(Stored data entries)
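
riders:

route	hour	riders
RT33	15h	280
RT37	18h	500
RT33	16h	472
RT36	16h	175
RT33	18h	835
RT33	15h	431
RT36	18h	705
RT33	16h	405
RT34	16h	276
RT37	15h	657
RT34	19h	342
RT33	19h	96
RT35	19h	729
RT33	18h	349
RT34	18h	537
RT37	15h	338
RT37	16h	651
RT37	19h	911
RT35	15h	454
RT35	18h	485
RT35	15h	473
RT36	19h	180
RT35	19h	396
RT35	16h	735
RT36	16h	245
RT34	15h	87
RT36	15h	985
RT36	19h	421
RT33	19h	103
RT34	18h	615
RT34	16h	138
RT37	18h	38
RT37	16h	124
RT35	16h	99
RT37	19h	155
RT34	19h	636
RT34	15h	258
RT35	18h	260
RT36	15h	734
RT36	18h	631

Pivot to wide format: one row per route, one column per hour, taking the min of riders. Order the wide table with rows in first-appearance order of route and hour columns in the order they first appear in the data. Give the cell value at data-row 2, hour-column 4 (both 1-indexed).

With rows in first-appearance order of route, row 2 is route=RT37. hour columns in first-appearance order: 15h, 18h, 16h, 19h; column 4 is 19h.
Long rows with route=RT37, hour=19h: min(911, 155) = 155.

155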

--- Description of the task ---
Line by line, write out the records above exactly.

--- Output of the task ---
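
riders:

route	hour	riders
RT33	15h	280
RT37	18h	500
RT33	16h	472
RT36	16h	175
RT33	18h	835
RT33	15h	431
RT36	18h	705
RT33	16h	405
RT34	16h	276
RT37	15h	657
RT34	19h	342
RT33	19h	96
RT35	19h	729
RT33	18h	349
RT34	18h	537
RT37	15h	338
RT37	16h	651
RT37	19h	911
RT35	15h	454
RT35	18h	485
RT35	15h	473
RT36	19h	180
RT35	19h	396
RT35	16h	735
RT36	16h	245
RT34	15h	87
RT36	15h	985
RT36	19h	421
RT33	19h	103
RT34	18h	615
RT34	16h	138
RT37	18h	38
RT37	16h	124
RT35	16h	99
RT37	19h	155
RT34	19h	636
RT34	15h	258
RT35	18h	260
RT36	15h	734
RT36	18h	631

Pivot to wide format: one row per route, one column per hour, taking the min of riders. Order the wide table with rows in first-appearance order of route and hour columns in the order they first appear in the data. Give the cell value at data-row 2, hour-column 4 (both 1-indexed).

With rows in first-appearance order of route, row 2 is route=RT37. hour columns in first-appearance order: 15h, 18h, 16h, 19h; column 4 is 19h.
Long rows with route=RT37, hour=19h: min(911, 155) = 155.

155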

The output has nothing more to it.